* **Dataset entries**

=== Section Start ===

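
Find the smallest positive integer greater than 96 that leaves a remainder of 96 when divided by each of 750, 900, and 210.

N − 96 must be a common multiple of 750, 900, and 210.
750 = 2 × 3 × 5^3
900 = 2^2 × 3^2 × 5^2
210 = 2 × 3 × 5 × 7
LCM(750, 900, 210) = 2^2 × 3^2 × 5^3 × 7 = 31500.
Smallest N > 96 is LCM + 96 = 31500 + 96 = 31596.

31596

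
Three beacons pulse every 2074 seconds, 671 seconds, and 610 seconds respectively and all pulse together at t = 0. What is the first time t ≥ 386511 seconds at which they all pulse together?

456280 seconds

Joint pulses occur at multiples of LCM(2074, 671, 610).
2074 = 2 × 17 × 61
671 = 11 × 61
610 = 2 × 5 × 61
LCM(2074, 671, 610) = 2 × 5 × 11 × 17 × 61 = 114070.
Smallest multiple of 114070 that is ≥ 386511: ⌈386511/114070⌉ × 114070 = 4 × 114070 = 456280.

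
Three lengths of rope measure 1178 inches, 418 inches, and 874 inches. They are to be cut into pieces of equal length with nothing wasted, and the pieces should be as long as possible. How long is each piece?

The greatest length dividing all of 1178, 418, and 874 is their gcd.
1178 = 2 × 19 × 31
418 = 2 × 11 × 19
874 = 2 × 19 × 23
gcd(1178, 418, 874) = 2 × 19 = 38.

38 inches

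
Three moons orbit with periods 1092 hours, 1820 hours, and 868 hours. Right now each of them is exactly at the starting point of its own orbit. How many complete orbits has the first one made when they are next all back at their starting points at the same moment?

155 orbits

The first common completion time is the LCM of the periods.
1092 = 2^2 × 3 × 7 × 13
1820 = 2^2 × 5 × 7 × 13
868 = 2^2 × 7 × 31
LCM(1092, 1820, 868) = 2^2 × 3 × 5 × 7 × 13 × 31 = 169260.
Orbits for period 1092: 169260 / 1092 = 155.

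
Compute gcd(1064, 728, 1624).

56

1064 = 2^3 × 7 × 19
728 = 2^3 × 7 × 13
1624 = 2^3 × 7 × 29
gcd(1064, 728, 1624) = 2^3 × 7 = 56.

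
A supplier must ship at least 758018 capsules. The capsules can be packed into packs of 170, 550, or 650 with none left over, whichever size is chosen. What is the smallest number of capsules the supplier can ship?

The number of capsules must be a common multiple of 170, 550, and 650, so a multiple of their LCM.
170 = 2 × 5 × 17
550 = 2 × 5^2 × 11
650 = 2 × 5^2 × 13
LCM(170, 550, 650) = 2 × 5^2 × 11 × 13 × 17 = 121550.
Smallest multiple of 121550 that is ≥ 758018: ⌈758018/121550⌉ × 121550 = 7 × 121550 = 850850.

850850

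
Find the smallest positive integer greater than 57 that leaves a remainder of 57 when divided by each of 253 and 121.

N − 57 must be a common multiple of 253 and 121.
253 = 11 × 23
121 = 11^2
LCM(253, 121) = 11^2 × 23 = 2783.
Smallest N > 57 is LCM + 57 = 2783 + 57 = 2840.

2840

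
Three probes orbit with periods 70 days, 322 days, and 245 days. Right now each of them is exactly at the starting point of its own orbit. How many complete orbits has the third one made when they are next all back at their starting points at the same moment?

All finish a whole number of cycles simultaneously at t = LCM of the periods.
70 = 2 × 5 × 7
322 = 2 × 7 × 23
245 = 5 × 7^2
LCM(70, 322, 245) = 2 × 5 × 7^2 × 23 = 11270.
Orbits for period 245: 11270 / 245 = 46.

46 orbits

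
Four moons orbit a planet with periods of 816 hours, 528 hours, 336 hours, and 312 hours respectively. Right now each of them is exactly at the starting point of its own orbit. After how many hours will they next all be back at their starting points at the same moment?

816816 hours

They coincide at every common multiple of the periods; the first is the LCM.
816 = 2^4 × 3 × 17
528 = 2^4 × 3 × 11
336 = 2^4 × 3 × 7
312 = 2^3 × 3 × 13
LCM(816, 528, 336, 312) = 2^4 × 3 × 7 × 11 × 13 × 17 = 816816.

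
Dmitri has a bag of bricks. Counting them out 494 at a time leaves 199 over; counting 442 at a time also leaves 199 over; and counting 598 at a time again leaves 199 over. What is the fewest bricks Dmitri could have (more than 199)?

N − 199 must be a common multiple of 494, 442, and 598.
494 = 2 × 13 × 19
442 = 2 × 13 × 17
598 = 2 × 13 × 23
LCM(494, 442, 598) = 2 × 13 × 17 × 19 × 23 = 193154.
Smallest N > 199 is LCM + 199 = 193154 + 199 = 193353.

193353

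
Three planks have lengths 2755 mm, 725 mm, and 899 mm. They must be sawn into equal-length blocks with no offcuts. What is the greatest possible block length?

29 mm

This is the greatest common divisor of 2755, 725, and 899.
2755 = 5 × 19 × 29
725 = 5^2 × 29
899 = 29 × 31
gcd(2755, 725, 899) = 29.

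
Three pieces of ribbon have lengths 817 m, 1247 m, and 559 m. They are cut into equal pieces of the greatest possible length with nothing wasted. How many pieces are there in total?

61

Piece length = gcd(817, 1247, 559).
817 = 19 × 43
1247 = 29 × 43
559 = 13 × 43
gcd(817, 1247, 559) = 43.
Total pieces = 817/43 + 1247/43 + 559/43 = 19 + 29 + 13 = 61.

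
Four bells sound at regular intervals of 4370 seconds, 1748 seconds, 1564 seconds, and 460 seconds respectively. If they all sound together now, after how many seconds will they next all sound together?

148580 seconds

The first simultaneous occurrence is after LCM of the individual periods.
4370 = 2 × 5 × 19 × 23
1748 = 2^2 × 19 × 23
1564 = 2^2 × 17 × 23
460 = 2^2 × 5 × 23
LCM(4370, 1748, 1564, 460) = 2^2 × 5 × 17 × 19 × 23 = 148580.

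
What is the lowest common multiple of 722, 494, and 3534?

722 = 2 × 19^2
494 = 2 × 13 × 19
3534 = 2 × 3 × 19 × 31
LCM(722, 494, 3534) = 2 × 3 × 13 × 19^2 × 31 = 872898.

872898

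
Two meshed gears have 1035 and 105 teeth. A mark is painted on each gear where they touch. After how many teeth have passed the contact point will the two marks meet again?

7245 teeth

The first simultaneous occurrence is after LCM of the individual periods.
1035 = 3^2 × 5 × 23
105 = 3 × 5 × 7
LCM(1035, 105) = 3^2 × 5 × 7 × 23 = 7245.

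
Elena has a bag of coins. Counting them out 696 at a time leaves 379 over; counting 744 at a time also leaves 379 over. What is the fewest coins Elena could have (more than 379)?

21955

N − 379 must be a common multiple of 696 and 744.
696 = 2^3 × 3 × 29
744 = 2^3 × 3 × 31
LCM(696, 744) = 2^3 × 3 × 29 × 31 = 21576.
Smallest N > 379 is LCM + 379 = 21576 + 379 = 21955.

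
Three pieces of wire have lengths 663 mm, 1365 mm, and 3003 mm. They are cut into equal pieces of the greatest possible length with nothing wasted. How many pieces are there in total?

129

Piece length = gcd(663, 1365, 3003).
663 = 3 × 13 × 17
1365 = 3 × 5 × 7 × 13
3003 = 3 × 7 × 11 × 13
gcd(663, 1365, 3003) = 3 × 13 = 39.
Total pieces = 663/39 + 1365/39 + 3003/39 = 17 + 35 + 77 = 129.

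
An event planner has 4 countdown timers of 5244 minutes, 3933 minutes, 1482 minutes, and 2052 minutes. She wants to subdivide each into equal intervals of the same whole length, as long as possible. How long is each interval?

The interval must divide each timer length; the longest such is the gcd.
5244 = 2^2 × 3 × 19 × 23
3933 = 3^2 × 19 × 23
1482 = 2 × 3 × 13 × 19
2052 = 2^2 × 3^3 × 19
gcd(5244, 3933, 1482, 2052) = 3 × 19 = 57.

57 minutes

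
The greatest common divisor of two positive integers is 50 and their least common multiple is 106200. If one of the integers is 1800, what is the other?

2950

For two integers, gcd × lcm = product, so the other is (50 × 106200) / 1800 = 5310000 / 1800 = 2950.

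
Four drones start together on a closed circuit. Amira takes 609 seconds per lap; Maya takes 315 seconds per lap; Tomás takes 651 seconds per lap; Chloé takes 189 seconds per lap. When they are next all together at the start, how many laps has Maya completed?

All finish a whole number of cycles simultaneously at t = LCM of the periods.
609 = 3 × 7 × 29
315 = 3^2 × 5 × 7
651 = 3 × 7 × 31
189 = 3^3 × 7
LCM(609, 315, 651, 189) = 3^3 × 5 × 7 × 29 × 31 = 849555.
Laps for period 315: 849555 / 315 = 2697.

2697 laps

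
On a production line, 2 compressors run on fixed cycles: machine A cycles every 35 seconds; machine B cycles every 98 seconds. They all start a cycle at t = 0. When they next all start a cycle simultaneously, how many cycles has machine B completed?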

=== Section End ===

* **Your objective**
This exercise calls for the line containing "Three pieces of wire" and each line after it in the records, copied exactly.

* **Solution for this problem**
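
Three pieces of wire have lengths 663 mm, 1365 mm, and 3003 mm. They are cut into equal pieces of the greatest possible length with nothing wasted. How many pieces are there in total?

129

Piece length = gcd(663, 1365, 3003).
663 = 3 × 13 × 17
1365 = 3 × 5 × 7 × 13
3003 = 3 × 7 × 11 × 13
gcd(663, 1365, 3003) = 3 × 13 = 39.
Total pieces = 663/39 + 1365/39 + 3003/39 = 17 + 35 + 77 = 129.

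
An event planner has 4 countdown timers of 5244 minutes, 3933 minutes, 1482 minutes, and 2052 minutes. She wants to subdivide each into equal intervals of the same whole length, as long as possible. How long is each interval?

The interval must divide each timer length; the longest such is the gcd.
5244 = 2^2 × 3 × 19 × 23
3933 = 3^2 × 19 × 23
1482 = 2 × 3 × 13 × 19
2052 = 2^2 × 3^3 × 19
gcd(5244, 3933, 1482, 2052) = 3 × 19 = 57.

57 minutes

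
The greatest common divisor of two positive integers is 50 and their least common multiple is 106200. If one of the integers is 1800, what is the other?

2950

For two integers, gcd × lcm = product, so the other is (50 × 106200) / 1800 = 5310000 / 1800 = 2950.

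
Four drones start together on a closed circuit. Amira takes 609 seconds per lap; Maya takes 315 seconds per lap; Tomás takes 651 seconds per lap; Chloé takes 189 seconds per lap. When they are next all together at the start, how many laps has Maya completed?

All finish a whole number of cycles simultaneously at t = LCM of the periods.
609 = 3 × 7 × 29
315 = 3^2 × 5 × 7
651 = 3 × 7 × 31
189 = 3^3 × 7
LCM(609, 315, 651, 189) = 3^3 × 5 × 7 × 29 × 31 = 849555.
Laps for period 315: 849555 / 315 = 2697.

2697 laps

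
On a production line, 2 compressors run on fixed cycles: machine A cycles every 35 seconds; machine B cycles every 98 seconds. They all start a cycle at t = 0. When they next all start a cycle simultaneously, how many cycles has machine B completed?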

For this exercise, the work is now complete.